▶ [Problem details]: Every entry must be duplicated word for word.
◇ ◇ ◇
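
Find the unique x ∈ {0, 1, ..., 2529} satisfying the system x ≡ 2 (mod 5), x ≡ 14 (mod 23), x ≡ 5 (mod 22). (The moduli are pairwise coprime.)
x ≡ 2337 (mod 2530); the representative in [0, 2530) is 2337

The moduli 5, 23, 22 are pairwise coprime, so by the CRT there is a unique solution mod 5·23·22 = 2530.
Solve by successive substitution. Start with x ≡ 2 (mod 5).
  Combine with x ≡ 14 (mod 23): write x = 2 + 5·t and require 2 + 5·t ≡ 14 (mod 23), i.e. 5·t ≡ 14 − 2 ≡ 12 (mod 23). Since 5^(−1) ≡ 14 (mod 23), t ≡ 14·12 ≡ 7 (mod 23). So x ≡ 2 + 5·7 = 37 (mod 115).
  Combine with x ≡ 5 (mod 22): write x = 37 + 115·t and require 37 + 115·t ≡ 5 (mod 22), i.e. 115·t ≡ 5 − 37 ≡ 12 (mod 22). Since 115^(−1) ≡ 9 (mod 22) (115 ≡ 5 (mod 22)), t ≡ 9·12 ≡ 20 (mod 22). So x ≡ 37 + 115·20 = 2337 (mod 2530).
Unique solution in [0, 2530): x = 2337.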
◇ ◇ ◇
▶ [Response area]:
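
Find the unique x ∈ {0, 1, ..., 2529} satisfying the system x ≡ 2 (mod 5), x ≡ 14 (mod 23), x ≡ 5 (mod 22). (The moduli are pairwise coprime.)
x ≡ 2337 (mod 2530); the representative in [0, 2530) is 2337

The moduli 5, 23, 22 are pairwise coprime, so by the CRT there is a unique solution mod 5·23·22 = 2530.
Solve by successive substitution. Start with x ≡ 2 (mod 5).
  Combine with x ≡ 14 (mod 23): write x = 2 + 5·t and require 2 + 5·t ≡ 14 (mod 23), i.e. 5·t ≡ 14 − 2 ≡ 12 (mod 23). Since 5^(−1) ≡ 14 (mod 23), t ≡ 14·12 ≡ 7 (mod 23). So x ≡ 2 + 5·7 = 37 (mod 115).
  Combine with x ≡ 5 (mod 22): write x = 37 + 115·t and require 37 + 115·t ≡ 5 (mod 22), i.e. 115·t ≡ 5 − 37 ≡ 12 (mod 22). Since 115^(−1) ≡ 9 (mod 22) (115 ≡ 5 (mod 22)), t ≡ 9·12 ≡ 20 (mod 22). So x ≡ 37 + 115·20 = 2337 (mod 2530).
Unique solution in [0, 2530): x = 2337.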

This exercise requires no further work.